[WHAT YOU ARE ASKED TO DO]
Pull every line from the records that has the word "analyst" in it.

[EXERCISE DATA]
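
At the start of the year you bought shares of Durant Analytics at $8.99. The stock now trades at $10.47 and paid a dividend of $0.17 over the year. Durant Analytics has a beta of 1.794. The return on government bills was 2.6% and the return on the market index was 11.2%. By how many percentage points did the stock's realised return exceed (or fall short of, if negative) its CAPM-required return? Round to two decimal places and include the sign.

+0.33%

Realised HPR = (P1 + D1 − P0) / P0 = (10.47 + 0.17 − 8.99) / 8.99 = 1.65 / 8.99 = 18.3537%
MRP = 11.2% − 2.6% = 8.60%
CAPM required = R_f + β·MRP = 2.6% + 1.794 × 8.6% = 18.0284%
α = realised − required = 18.3537% − 18.0284% = +0.33%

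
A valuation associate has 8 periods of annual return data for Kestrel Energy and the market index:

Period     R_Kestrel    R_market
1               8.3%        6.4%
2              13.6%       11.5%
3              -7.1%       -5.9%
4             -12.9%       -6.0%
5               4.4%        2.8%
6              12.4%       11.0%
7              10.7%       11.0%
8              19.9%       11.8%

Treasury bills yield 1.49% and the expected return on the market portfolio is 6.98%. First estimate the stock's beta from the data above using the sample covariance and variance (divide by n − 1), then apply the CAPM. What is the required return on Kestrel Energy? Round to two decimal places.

9.16%

Mean R_i = (8.3 + 13.6 − 7.1 − 12.9 + 4.4 + 12.4 + 10.7 + 19.9) / 8 = 6.1625%
Mean R_m = (6.4 + 11.5 − 5.9 − 6.0 + 2.8 + 11.0 + 11.0 + 11.8) / 8 = 5.3250%
Σ(R_i − R̄_i)(R_m − R̄_m) = 567.5275  ⇒  Cov = 567.5275 / 7 = 81.0754
Σ(R_m − R̄_m)² = 406.2550  ⇒  Var(R_m) = 406.2550 / 7 = 58.0364
β = Cov / Var(R_m) = 81.0754 / 58.0364 = 1.3970
MRP = 6.98% − 1.49% = 5.49%
E(R) = R_f + β × MRP = 1.49% + 1.3970 × 5.49% = 9.16%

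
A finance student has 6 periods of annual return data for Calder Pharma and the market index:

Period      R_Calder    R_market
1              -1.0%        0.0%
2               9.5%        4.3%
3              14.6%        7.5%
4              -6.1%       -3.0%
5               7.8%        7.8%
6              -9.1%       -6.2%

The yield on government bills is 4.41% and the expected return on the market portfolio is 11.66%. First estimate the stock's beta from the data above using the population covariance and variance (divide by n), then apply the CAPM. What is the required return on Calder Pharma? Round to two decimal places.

15.78%

Mean R_i = (-1.0 + 9.5 + 14.6 − 6.1 + 7.8 − 9.1) / 6 = 2.6167%
Mean R_m = (0.0 + 4.3 + 7.5 − 3.0 + 7.8 − 6.2) / 6 = 1.7333%
Σ(R_i − R̄_i)(R_m − R̄_m) = 258.6967  ⇒  Cov = 258.6967 / 6 = 43.1161
Σ(R_m − R̄_m)² = 164.9933  ⇒  Var(R_m) = 164.9933 / 6 = 27.4989
β = Cov / Var(R_m) = 43.1161 / 27.4989 = 1.5679
MRP = 11.66% − 4.41% = 7.25%
E(R) = R_f + β × MRP = 4.41% + 1.5679 × 7.25% = 15.78%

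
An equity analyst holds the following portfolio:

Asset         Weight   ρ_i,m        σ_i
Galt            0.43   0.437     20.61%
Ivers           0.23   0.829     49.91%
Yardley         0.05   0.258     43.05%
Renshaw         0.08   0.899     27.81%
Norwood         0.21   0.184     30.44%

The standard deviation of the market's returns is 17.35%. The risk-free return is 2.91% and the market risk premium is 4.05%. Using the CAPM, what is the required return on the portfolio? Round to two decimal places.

β_Galt = 0.437 × 20.61% / 17.35% = 0.5191
β_Ivers = 0.829 × 49.91% / 17.35% = 2.3847
β_Yardley = 0.258 × 43.05% / 17.35% = 0.6402
β_Renshaw = 0.899 × 27.81% / 17.35% = 1.4410
β_Norwood = 0.184 × 30.44% / 17.35% = 0.3228
β_P = Σ w_i β_i = 0.43×0.5191 + 0.23×2.3847 + 0.05×0.6402 + 0.08×1.4410 + 0.21×0.3228 = 0.9868
E(R_P) = R_f + β_P × MRP = 2.91% + 0.9868 × 4.05% = 6.91%

6.91%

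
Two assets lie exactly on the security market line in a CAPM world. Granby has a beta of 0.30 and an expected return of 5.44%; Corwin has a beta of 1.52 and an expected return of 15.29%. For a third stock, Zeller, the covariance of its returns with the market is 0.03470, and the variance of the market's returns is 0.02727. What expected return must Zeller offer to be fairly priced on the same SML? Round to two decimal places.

13.29%

MRP = (15.29% − 5.44%) / (1.52 − 0.30) = 8.0738%
R_f = 5.44% − 0.30 × 8.0738% = 3.0179%
β_Zeller = Cov / Var(R_m) = 0.03470 / 0.02727 = 1.2725
E(R_Zeller) = R_f + β × MRP = 3.0179% + 1.2725 × 8.0738% = 13.29%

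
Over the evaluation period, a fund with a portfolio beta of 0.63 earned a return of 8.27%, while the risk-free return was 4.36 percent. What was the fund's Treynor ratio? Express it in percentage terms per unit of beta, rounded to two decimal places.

Treynor = (R_P − R_f) / β_P = (8.27% − 4.36%) / 0.6300 = 3.91% / 0.6300 = 6.21%

6.21%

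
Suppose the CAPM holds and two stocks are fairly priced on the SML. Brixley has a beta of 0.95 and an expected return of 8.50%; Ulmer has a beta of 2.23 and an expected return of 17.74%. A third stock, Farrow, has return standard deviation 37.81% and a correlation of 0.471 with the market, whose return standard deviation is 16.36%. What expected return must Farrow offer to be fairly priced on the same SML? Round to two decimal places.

MRP = (17.74% − 8.50%) / (2.23 − 0.95) = 7.2188%
R_f = 8.50% − 0.95 × 7.2188% = 1.6421%
β_Farrow = ρ·σ_i/σ_m = 0.471 × 37.81 / 16.36 = 1.0885
E(R_Farrow) = R_f + β × MRP = 1.6421% + 1.0885 × 7.2188% = 9.50%

9.50%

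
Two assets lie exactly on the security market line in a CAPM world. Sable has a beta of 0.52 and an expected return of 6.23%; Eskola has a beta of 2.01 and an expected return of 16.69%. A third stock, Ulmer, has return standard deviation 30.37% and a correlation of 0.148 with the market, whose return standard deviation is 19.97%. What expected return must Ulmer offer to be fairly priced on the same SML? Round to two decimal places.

MRP = (16.69% − 6.23%) / (2.01 − 0.52) = 7.0201%
R_f = 6.23% − 0.52 × 7.0201% = 2.5795%
β_Ulmer = ρ·σ_i/σ_m = 0.148 × 30.37 / 19.97 = 0.2251
E(R_Ulmer) = R_f + β × MRP = 2.5795% + 0.2251 × 7.0201% = 4.16%

4.16%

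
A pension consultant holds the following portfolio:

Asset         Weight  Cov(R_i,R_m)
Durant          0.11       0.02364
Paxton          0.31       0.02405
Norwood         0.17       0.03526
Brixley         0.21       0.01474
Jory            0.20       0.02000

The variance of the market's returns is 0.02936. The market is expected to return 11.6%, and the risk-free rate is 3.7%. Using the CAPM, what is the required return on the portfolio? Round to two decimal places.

β_Durant = 0.02364 / 0.02936 = 0.8052
β_Paxton = 0.02405 / 0.02936 = 0.8191
β_Norwood = 0.03526 / 0.02936 = 1.2010
β_Brixley = 0.01474 / 0.02936 = 0.5020
β_Jory = 0.02000 / 0.02936 = 0.6812
β_P = Σ w_i β_i = 0.11×0.8052 + 0.31×0.8191 + 0.17×1.2010 + 0.21×0.5020 + 0.20×0.6812 = 0.7883
MRP = 11.6% − 3.7% = 7.90%
E(R_P) = R_f + β_P × MRP = 3.7% + 0.7883 × 7.9% = 9.93%

9.93%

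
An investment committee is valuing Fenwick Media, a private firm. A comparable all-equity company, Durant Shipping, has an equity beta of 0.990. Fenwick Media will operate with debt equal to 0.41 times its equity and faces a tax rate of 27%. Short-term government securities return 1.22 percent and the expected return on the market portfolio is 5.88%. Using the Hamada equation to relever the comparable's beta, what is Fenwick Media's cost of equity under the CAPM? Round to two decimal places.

7.21%

β_L = β_U × [1 + (1 − t)(D/E)] = 0.990 × [1 + (1 − 0.27) × 0.41]
    = 0.990 × [1 + 0.73 × 0.41] = 0.990 × 1.2993 = 1.2863
MRP = 5.88% − 1.22% = 4.66%
E(R) = R_f + β_L × MRP = 1.22% + 1.2863 × 4.66% = 7.21%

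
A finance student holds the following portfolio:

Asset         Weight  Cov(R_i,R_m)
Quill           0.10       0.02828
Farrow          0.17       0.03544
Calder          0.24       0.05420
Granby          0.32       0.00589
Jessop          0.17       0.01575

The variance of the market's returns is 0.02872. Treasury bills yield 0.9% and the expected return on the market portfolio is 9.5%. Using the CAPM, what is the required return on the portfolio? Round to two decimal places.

β_Quill = 0.02828 / 0.02872 = 0.9847
β_Farrow = 0.03544 / 0.02872 = 1.2340
β_Calder = 0.05420 / 0.02872 = 1.8872
β_Granby = 0.00589 / 0.02872 = 0.2051
β_Jessop = 0.01575 / 0.02872 = 0.5484
β_P = Σ w_i β_i = 0.10×0.9847 + 0.17×1.2340 + 0.24×1.8872 + 0.32×0.2051 + 0.17×0.5484 = 0.9200
MRP = 9.5% − 0.9% = 8.60%
E(R_P) = R_f + β_P × MRP = 0.9% + 0.9200 × 8.6% = 8.81%

8.81%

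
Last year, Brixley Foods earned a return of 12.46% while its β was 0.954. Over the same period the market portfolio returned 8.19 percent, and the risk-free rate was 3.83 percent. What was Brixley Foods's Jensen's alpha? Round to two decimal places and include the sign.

Market excess return = 8.19% − 3.83% = 4.36%
CAPM benchmark = R_f + β(R_m − R_f) = 3.83% + 0.954 × 4.36% = 7.98944%
α = actual − benchmark = 12.46% − 7.98944% = +4.47%

+4.47%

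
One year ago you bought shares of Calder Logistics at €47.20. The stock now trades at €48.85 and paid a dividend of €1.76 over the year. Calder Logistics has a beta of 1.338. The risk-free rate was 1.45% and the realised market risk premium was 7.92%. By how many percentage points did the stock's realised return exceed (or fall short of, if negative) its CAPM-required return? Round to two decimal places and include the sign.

Realised HPR = (P1 + D1 − P0) / P0 = (48.85 + 1.76 − 47.20) / 47.20 = 3.41 / 47.20 = 7.2246%
CAPM required = R_f + β·MRP = 1.45% + 1.338 × 7.92% = 12.04696%
α = realised − required = 7.2246% − 12.04696% = -4.82%

-4.82%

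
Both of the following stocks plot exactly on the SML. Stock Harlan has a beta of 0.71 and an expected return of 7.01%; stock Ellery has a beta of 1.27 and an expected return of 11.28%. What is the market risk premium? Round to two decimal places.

7.63%

Both satisfy E(R) = R_f + β·MRP, so the slope of the SML is
MRP = (11.28% − 7.01%) / (1.27 − 0.71) = 4.27% / 0.56 = 7.6250%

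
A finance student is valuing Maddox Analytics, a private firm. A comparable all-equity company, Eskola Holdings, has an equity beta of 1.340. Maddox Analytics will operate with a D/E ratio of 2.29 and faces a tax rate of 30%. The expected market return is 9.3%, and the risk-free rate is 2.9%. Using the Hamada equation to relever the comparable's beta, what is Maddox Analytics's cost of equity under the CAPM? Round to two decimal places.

25.22%

β_L = β_U × [1 + (1 − t)(D/E)] = 1.340 × [1 + (1 − 0.30) × 2.29]
    = 1.340 × [1 + 0.70 × 2.29] = 1.340 × 2.6030 = 3.4880
MRP = 9.3% − 2.9% = 6.40%
E(R) = R_f + β_L × MRP = 2.9% + 3.4880 × 6.4% = 25.22%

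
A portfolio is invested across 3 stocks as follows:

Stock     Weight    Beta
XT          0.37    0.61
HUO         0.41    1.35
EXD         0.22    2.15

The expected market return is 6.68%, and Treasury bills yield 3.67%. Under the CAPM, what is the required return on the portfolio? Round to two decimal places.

7.44%

β_P = Σ w_i β_i = 0.37×0.61 + 0.41×1.35 + 0.22×2.15 = 1.2522
MRP = 6.68% − 3.67% = 3.01%
E(R_P) = R_f + β_P × MRP = 3.67% + 1.2522 × 3.01% = 7.44%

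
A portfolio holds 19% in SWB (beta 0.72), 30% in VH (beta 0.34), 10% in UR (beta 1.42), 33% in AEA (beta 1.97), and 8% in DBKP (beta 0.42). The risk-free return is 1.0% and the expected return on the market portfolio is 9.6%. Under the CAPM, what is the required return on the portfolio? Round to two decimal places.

10.15%

β_P = Σ w_i β_i = 0.19×0.72 + 0.30×0.34 + 0.10×1.42 + 0.33×1.97 + 0.08×0.42 = 1.0645
MRP = 9.6% − 1.0% = 8.60%
E(R_P) = R_f + β_P × MRP = 1.0% + 1.0645 × 8.6% = 10.15%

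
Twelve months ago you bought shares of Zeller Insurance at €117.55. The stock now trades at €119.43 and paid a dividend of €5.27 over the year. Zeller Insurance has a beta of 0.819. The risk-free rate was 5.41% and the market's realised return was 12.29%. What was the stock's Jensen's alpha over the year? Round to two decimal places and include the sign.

-4.96%

Realised HPR = (P1 + D1 − P0) / P0 = (119.43 + 5.27 − 117.55) / 117.55 = 7.15 / 117.55 = 6.0825%
MRP = 12.29% − 5.41% = 6.88%
CAPM required = R_f + β·MRP = 5.41% + 0.819 × 6.88% = 11.04472%
α = realised − required = 6.0825% − 11.04472% = -4.96%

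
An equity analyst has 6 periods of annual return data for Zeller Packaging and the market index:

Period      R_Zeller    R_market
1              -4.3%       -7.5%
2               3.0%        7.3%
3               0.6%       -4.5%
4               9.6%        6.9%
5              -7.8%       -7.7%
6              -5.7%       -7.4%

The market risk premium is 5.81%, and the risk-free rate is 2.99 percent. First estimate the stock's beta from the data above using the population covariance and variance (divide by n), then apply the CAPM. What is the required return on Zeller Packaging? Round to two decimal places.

Mean R_i = (-4.3 + 3.0 + 0.6 + 9.6 − 7.8 − 5.7) / 6 = -0.7667%
Mean R_m = (-7.5 + 7.3 − 4.5 + 6.9 − 7.7 − 7.4) / 6 = -2.1500%
Σ(R_i − R̄_i)(R_m − R̄_m) = 210.0400  ⇒  Cov = 210.0400 / 6 = 35.0067
Σ(R_m − R̄_m)² = 263.7150  ⇒  Var(R_m) = 263.7150 / 6 = 43.9525
β = Cov / Var(R_m) = 35.0067 / 43.9525 = 0.7965
E(R) = R_f + β × MRP = 2.99% + 0.7965 × 5.81% = 7.62%

7.62%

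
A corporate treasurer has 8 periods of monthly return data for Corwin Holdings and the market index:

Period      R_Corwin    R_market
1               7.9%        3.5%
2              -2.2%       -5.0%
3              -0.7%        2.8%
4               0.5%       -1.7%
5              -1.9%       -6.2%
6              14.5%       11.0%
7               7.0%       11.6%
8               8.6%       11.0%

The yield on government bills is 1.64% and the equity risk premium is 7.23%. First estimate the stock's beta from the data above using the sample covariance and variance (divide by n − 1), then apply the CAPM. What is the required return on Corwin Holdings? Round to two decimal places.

6.87%

Mean R_i = (7.9 − 2.2 − 0.7 + 0.5 − 1.9 + 14.5 + 7.0 + 8.6) / 8 = 4.2125%
Mean R_m = (3.5 − 5.0 + 2.8 − 1.7 − 6.2 + 11.0 + 11.6 + 11.0) / 8 = 3.3750%
Σ(R_i − R̄_i)(R_m − R̄_m) = 269.1825  ⇒  Cov = 269.1825 / 7 = 38.4546
Σ(R_m − R̄_m)² = 371.8550  ⇒  Var(R_m) = 371.8550 / 7 = 53.1221
β = Cov / Var(R_m) = 38.4546 / 53.1221 = 0.7239
E(R) = R_f + β × MRP = 1.64% + 0.7239 × 7.23% = 6.87%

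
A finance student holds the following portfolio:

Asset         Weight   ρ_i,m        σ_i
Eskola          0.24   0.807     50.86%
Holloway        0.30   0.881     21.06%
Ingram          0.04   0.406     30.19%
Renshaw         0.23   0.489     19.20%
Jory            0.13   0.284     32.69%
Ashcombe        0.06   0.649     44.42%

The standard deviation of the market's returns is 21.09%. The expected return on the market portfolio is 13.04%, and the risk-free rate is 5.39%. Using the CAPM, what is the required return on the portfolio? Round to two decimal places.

13.01%

β_Eskola = 0.807 × 50.86% / 21.09% = 1.9461
β_Holloway = 0.881 × 21.06% / 21.09% = 0.8797
β_Ingram = 0.406 × 30.19% / 21.09% = 0.5812
β_Renshaw = 0.489 × 19.20% / 21.09% = 0.4452
β_Jory = 0.284 × 32.69% / 21.09% = 0.4402
β_Ashcombe = 0.649 × 44.42% / 21.09% = 1.3669
β_P = Σ w_i β_i = 0.24×1.9461 + 0.30×0.8797 + 0.04×0.5812 + 0.23×0.4452 + 0.13×0.4402 + 0.06×1.3669 = 0.9959
MRP = 13.04% − 5.39% = 7.65%
E(R_P) = R_f + β_P × MRP = 5.39% + 0.9959 × 7.65% = 13.01%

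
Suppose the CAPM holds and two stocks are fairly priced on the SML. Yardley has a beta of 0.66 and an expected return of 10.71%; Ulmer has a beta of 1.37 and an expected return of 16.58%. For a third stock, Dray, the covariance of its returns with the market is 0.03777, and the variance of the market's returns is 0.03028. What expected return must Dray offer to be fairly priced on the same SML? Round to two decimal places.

MRP = (16.58% − 10.71%) / (1.37 − 0.66) = 8.2676%
R_f = 10.71% − 0.66 × 8.2676% = 5.2534%
β_Dray = Cov / Var(R_m) = 0.03777 / 0.03028 = 1.2474
E(R_Dray) = R_f + β × MRP = 5.2534% + 1.2474 × 8.2676% = 15.57%

15.57%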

[TASK RESPONSE]
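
An equity analyst holds the following portfolio:
An equity analyst has 6 periods of annual return data for Zeller Packaging and the market index: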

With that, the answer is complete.